● **INSTRUCTIONS FOR THE TASK**
Your reply should hold the line containing "The number of claims" and every later line of the records, reproduced exactly, and no other lines.

● **INFORMATION**

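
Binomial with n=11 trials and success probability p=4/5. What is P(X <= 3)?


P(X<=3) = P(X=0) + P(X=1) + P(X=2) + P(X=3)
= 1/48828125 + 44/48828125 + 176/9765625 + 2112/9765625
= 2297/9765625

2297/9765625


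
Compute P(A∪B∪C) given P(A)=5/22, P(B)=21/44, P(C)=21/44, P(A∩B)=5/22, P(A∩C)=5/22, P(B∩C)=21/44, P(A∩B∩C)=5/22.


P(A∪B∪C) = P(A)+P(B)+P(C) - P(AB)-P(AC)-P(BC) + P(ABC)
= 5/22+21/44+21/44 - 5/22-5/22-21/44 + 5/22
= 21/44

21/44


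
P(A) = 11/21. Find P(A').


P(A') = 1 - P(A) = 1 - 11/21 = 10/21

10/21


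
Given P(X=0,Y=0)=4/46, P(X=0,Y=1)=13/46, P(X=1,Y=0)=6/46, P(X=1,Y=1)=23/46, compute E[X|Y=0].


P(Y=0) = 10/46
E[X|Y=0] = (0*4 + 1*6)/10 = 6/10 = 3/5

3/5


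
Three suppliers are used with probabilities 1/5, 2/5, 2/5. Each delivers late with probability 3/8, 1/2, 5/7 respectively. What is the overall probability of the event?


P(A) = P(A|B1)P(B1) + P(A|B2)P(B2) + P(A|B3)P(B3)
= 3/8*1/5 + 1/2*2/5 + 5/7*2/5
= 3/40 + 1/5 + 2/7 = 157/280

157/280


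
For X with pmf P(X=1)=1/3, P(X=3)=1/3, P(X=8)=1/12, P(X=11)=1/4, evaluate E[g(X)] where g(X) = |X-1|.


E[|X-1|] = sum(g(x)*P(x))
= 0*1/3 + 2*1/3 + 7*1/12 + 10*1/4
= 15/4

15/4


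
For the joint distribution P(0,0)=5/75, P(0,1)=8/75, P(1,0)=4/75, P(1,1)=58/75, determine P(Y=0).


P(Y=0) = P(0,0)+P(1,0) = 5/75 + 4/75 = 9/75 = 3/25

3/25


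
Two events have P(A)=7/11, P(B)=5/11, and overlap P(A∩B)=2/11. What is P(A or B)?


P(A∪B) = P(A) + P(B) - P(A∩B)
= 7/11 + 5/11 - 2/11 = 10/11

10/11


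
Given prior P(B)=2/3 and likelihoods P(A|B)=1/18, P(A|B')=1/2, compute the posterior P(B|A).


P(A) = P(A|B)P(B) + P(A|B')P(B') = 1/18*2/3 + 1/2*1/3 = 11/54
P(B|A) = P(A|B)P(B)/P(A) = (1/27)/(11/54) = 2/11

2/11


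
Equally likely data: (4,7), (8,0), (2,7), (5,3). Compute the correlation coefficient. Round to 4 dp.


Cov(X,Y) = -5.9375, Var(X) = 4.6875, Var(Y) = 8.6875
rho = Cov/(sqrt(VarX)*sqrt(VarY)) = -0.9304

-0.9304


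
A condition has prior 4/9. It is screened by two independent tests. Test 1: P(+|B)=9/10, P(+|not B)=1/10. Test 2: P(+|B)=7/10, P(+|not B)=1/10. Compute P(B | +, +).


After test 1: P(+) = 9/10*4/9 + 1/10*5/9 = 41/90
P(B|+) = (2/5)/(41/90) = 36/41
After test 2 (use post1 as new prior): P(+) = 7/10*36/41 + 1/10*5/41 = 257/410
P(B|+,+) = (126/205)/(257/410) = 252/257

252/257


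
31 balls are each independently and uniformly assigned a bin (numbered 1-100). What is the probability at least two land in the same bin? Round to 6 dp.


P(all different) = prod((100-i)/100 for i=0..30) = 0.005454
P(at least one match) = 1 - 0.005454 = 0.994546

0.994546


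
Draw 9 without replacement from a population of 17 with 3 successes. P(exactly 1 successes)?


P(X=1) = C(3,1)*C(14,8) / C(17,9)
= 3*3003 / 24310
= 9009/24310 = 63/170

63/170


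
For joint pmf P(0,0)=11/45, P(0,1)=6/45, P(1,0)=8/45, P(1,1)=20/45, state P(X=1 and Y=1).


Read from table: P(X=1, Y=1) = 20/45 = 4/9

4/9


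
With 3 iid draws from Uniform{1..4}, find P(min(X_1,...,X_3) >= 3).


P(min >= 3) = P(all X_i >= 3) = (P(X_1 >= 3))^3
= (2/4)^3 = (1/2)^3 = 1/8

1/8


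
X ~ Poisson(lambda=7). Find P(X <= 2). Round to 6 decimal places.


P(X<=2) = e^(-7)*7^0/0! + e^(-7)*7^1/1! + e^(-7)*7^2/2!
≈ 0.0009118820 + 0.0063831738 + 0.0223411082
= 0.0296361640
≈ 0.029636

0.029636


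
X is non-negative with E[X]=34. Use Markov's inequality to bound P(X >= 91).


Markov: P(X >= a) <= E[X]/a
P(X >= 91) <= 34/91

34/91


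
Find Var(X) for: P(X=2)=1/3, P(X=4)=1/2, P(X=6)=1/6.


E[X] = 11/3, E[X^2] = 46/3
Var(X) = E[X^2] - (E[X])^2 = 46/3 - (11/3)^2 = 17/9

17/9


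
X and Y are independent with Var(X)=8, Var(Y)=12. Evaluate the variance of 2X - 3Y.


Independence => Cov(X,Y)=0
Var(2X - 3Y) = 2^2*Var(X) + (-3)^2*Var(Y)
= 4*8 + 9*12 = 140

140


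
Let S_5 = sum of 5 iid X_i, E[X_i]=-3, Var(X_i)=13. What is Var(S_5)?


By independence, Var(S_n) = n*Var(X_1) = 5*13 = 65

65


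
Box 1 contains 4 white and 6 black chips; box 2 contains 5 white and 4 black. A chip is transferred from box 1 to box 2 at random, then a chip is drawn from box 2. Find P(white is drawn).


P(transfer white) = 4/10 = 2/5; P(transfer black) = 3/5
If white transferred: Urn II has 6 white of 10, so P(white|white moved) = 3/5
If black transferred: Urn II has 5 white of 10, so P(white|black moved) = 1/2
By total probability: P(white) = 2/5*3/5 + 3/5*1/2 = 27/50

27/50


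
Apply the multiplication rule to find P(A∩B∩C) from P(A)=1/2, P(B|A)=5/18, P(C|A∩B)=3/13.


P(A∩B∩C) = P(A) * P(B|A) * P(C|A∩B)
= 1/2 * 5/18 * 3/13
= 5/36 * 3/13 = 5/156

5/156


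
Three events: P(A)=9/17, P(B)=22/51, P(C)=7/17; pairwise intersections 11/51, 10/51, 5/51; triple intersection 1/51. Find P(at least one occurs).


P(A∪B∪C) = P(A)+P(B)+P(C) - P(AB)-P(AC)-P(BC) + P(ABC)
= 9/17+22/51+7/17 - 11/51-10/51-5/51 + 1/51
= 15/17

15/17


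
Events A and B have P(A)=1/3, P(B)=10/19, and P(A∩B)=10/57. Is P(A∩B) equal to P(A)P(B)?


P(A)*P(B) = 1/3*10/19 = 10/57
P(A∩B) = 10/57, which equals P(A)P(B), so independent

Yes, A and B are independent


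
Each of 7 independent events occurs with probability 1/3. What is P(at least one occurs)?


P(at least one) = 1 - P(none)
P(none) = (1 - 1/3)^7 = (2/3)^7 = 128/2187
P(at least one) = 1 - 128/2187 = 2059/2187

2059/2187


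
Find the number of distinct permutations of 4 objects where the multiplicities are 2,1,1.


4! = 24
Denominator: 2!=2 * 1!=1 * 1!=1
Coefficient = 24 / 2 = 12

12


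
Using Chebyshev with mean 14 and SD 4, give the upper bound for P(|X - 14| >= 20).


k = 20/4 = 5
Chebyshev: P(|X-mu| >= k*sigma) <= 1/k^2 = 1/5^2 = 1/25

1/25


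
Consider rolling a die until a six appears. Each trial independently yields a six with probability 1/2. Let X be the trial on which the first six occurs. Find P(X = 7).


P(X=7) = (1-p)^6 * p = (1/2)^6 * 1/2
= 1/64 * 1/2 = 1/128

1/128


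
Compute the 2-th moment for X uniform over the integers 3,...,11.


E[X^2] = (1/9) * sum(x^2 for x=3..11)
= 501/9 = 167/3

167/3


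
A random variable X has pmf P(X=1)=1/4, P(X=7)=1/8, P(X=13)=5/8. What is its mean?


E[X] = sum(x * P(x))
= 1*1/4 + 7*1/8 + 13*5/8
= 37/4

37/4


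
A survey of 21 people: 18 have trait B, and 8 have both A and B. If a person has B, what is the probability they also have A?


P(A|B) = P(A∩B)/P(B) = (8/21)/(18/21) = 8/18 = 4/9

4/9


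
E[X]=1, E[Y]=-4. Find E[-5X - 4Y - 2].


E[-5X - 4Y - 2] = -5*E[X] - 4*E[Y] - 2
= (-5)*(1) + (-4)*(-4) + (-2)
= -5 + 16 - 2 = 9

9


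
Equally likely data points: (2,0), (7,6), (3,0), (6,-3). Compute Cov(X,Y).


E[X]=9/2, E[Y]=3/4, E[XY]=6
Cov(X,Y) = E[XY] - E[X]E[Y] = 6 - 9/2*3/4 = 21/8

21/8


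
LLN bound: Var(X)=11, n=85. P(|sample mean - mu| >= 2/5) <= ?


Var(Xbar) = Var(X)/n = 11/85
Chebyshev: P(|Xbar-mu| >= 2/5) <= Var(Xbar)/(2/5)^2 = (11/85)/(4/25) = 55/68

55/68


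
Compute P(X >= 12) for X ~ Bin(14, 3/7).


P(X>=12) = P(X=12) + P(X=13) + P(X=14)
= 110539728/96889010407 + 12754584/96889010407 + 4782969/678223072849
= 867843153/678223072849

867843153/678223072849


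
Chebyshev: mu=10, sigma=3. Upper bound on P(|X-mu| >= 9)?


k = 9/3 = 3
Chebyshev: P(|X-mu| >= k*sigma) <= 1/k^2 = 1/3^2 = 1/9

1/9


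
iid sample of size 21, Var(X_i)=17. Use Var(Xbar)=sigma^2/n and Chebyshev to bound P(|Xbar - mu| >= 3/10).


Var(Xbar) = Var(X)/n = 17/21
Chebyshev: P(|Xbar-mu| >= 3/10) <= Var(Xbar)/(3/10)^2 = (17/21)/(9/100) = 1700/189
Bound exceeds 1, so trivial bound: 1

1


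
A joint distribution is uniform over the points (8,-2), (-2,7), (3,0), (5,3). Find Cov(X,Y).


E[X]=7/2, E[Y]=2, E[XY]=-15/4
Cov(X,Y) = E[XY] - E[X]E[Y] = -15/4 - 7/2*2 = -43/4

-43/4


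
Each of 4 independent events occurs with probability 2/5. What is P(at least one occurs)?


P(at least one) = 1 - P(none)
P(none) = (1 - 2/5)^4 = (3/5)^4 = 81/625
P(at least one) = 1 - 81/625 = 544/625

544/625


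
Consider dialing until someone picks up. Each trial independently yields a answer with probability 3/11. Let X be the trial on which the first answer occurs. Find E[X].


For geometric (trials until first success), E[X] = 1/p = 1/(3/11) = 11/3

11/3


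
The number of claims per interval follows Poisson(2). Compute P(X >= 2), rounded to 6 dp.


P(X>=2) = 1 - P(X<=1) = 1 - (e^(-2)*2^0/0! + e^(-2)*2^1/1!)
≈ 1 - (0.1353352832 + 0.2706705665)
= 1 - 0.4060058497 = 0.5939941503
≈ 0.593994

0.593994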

● **SOLUTION BELOW**
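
The number of claims per interval follows Poisson(2). Compute P(X >= 2), rounded to 6 dp.


P(X>=2) = 1 - P(X<=1) = 1 - (e^(-2)*2^0/0! + e^(-2)*2^1/1!)
≈ 1 - (0.1353352832 + 0.2706705665)
= 1 - 0.4060058497 = 0.5939941503
≈ 0.593994

0.593994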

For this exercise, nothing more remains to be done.